Work to complete: Copy out exactly the lines from the start of the data to the line containing "B → S A a | b". Include both.

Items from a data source
++++++++++++++++++++

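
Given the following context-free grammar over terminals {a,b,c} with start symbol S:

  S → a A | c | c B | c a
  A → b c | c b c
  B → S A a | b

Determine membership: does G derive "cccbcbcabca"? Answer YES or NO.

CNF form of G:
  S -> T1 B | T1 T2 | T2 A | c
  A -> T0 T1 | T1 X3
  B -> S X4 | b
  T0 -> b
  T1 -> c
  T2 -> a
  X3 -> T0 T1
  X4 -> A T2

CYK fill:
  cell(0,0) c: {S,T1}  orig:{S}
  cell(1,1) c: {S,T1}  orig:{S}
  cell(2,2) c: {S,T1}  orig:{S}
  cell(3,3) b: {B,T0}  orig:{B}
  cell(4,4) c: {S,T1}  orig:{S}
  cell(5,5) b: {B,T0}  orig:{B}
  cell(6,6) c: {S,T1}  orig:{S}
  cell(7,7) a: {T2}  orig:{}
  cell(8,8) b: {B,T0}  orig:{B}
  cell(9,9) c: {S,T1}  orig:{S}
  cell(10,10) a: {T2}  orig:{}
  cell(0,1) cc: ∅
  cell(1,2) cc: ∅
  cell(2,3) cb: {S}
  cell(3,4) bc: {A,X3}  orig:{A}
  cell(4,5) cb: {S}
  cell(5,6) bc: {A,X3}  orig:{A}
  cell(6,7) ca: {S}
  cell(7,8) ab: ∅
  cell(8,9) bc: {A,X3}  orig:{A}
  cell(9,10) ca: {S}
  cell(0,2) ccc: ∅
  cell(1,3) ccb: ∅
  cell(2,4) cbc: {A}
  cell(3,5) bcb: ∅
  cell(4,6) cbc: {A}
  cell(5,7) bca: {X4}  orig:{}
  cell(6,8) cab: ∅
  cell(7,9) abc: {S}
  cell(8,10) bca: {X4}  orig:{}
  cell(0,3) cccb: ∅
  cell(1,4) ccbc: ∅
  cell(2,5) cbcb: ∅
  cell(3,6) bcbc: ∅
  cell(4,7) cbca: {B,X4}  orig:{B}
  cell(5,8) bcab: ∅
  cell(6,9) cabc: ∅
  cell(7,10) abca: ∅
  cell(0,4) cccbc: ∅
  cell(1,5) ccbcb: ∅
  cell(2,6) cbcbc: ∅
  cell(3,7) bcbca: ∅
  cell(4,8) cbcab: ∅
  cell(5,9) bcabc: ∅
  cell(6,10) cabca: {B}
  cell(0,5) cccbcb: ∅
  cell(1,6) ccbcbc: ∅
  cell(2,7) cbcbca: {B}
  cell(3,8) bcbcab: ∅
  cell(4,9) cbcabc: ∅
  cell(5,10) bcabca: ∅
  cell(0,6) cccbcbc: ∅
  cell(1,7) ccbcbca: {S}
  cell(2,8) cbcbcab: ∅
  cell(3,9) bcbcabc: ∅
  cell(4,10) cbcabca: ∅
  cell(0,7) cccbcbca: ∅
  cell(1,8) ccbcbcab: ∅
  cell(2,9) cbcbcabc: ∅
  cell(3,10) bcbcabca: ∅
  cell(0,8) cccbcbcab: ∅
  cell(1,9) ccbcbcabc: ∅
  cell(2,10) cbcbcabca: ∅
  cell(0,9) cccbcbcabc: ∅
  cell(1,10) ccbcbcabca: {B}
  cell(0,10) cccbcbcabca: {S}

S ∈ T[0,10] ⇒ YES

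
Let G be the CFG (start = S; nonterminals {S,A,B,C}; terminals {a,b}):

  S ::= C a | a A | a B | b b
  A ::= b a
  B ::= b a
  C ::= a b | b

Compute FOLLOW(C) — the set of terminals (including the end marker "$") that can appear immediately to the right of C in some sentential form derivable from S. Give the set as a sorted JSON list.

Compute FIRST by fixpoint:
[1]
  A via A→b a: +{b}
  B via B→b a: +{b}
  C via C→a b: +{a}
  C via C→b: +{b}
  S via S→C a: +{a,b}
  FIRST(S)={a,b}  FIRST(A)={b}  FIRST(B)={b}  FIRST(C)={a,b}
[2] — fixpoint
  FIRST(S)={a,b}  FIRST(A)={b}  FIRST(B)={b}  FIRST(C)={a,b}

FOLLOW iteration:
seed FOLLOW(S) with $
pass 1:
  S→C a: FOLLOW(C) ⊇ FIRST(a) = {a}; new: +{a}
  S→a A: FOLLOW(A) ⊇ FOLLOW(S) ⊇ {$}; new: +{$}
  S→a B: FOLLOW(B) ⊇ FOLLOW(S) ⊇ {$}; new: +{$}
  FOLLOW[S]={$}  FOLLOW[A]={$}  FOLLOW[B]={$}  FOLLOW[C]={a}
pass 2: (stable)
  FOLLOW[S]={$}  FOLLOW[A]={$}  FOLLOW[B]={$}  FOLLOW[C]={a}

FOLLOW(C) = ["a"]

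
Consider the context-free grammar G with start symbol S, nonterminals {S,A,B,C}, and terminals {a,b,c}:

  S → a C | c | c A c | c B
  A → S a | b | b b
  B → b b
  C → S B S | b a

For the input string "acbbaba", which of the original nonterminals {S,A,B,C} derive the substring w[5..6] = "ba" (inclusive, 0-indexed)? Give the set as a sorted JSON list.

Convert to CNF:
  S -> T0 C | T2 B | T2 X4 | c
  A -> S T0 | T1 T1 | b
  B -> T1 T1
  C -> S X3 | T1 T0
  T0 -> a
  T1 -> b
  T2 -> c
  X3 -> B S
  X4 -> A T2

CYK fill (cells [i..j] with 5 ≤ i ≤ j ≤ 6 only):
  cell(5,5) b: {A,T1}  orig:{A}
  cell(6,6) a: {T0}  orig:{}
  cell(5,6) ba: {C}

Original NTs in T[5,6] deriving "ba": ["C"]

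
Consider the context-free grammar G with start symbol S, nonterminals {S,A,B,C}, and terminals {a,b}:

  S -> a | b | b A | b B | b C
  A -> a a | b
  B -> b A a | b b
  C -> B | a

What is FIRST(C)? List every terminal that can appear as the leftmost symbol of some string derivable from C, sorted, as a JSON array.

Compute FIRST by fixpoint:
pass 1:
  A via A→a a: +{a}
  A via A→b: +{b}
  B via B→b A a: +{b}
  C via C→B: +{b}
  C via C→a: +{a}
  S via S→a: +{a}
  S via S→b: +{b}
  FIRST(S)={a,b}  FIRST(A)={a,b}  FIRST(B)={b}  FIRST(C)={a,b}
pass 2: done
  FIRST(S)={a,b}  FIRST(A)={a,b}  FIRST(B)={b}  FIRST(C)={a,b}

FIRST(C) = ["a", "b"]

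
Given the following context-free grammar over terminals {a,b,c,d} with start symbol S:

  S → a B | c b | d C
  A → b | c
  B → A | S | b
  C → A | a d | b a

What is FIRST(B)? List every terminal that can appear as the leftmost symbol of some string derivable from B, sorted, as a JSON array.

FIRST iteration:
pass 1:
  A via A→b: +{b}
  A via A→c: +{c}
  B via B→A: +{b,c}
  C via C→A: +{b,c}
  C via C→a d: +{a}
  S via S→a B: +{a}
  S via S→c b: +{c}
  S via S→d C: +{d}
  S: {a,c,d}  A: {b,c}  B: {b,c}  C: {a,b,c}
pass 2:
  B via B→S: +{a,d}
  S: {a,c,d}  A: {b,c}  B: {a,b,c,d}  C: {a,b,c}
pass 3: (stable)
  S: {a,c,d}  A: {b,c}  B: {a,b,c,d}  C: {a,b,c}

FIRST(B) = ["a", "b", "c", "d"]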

++++++++++++++++++++

Reply:
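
Given the following context-free grammar over terminals {a,b,c} with start symbol S:

  S → a A | c | c B | c a
  A → b c | c b c
  B → S A a | b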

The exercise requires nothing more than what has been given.